From the line containing "B14: Valbel and" through the last line of the entries below, repeat each line word for word and leave out the rest.

=== Begin Enclosure ===

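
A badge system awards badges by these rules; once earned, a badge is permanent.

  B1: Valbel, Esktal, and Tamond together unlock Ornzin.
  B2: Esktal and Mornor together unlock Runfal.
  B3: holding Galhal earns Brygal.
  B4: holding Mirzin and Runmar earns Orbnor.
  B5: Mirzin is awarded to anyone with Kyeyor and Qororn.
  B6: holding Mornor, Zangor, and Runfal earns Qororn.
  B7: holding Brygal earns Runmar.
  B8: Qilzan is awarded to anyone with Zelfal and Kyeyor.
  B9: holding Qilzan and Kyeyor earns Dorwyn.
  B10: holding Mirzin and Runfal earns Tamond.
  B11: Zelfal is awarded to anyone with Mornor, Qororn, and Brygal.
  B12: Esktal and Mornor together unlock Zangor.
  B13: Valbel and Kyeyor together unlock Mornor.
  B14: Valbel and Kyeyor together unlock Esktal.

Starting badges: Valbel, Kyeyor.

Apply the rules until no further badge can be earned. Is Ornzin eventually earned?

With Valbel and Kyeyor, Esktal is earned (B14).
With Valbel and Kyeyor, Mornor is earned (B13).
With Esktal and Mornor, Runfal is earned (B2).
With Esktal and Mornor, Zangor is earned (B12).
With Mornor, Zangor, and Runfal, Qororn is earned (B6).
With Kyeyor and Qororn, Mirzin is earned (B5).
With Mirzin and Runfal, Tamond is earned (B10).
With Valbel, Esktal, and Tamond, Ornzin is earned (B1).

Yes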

=== End Enclosure ===

| SOLUTION TO THIS EXERCISE |
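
  B14: Valbel and Kyeyor together unlock Esktal.

Starting badges: Valbel, Kyeyor.

Apply the rules until no further badge can be earned. Is Ornzin eventually earned?

With Valbel and Kyeyor, Esktal is earned (B14).
With Valbel and Kyeyor, Mornor is earned (B13).
With Esktal and Mornor, Runfal is earned (B2).
With Esktal and Mornor, Zangor is earned (B12).
With Mornor, Zangor, and Runfal, Qororn is earned (B6).
With Kyeyor and Qororn, Mirzin is earned (B5).
With Mirzin and Runfal, Tamond is earned (B10).
With Valbel, Esktal, and Tamond, Ornzin is earned (B1).

Yes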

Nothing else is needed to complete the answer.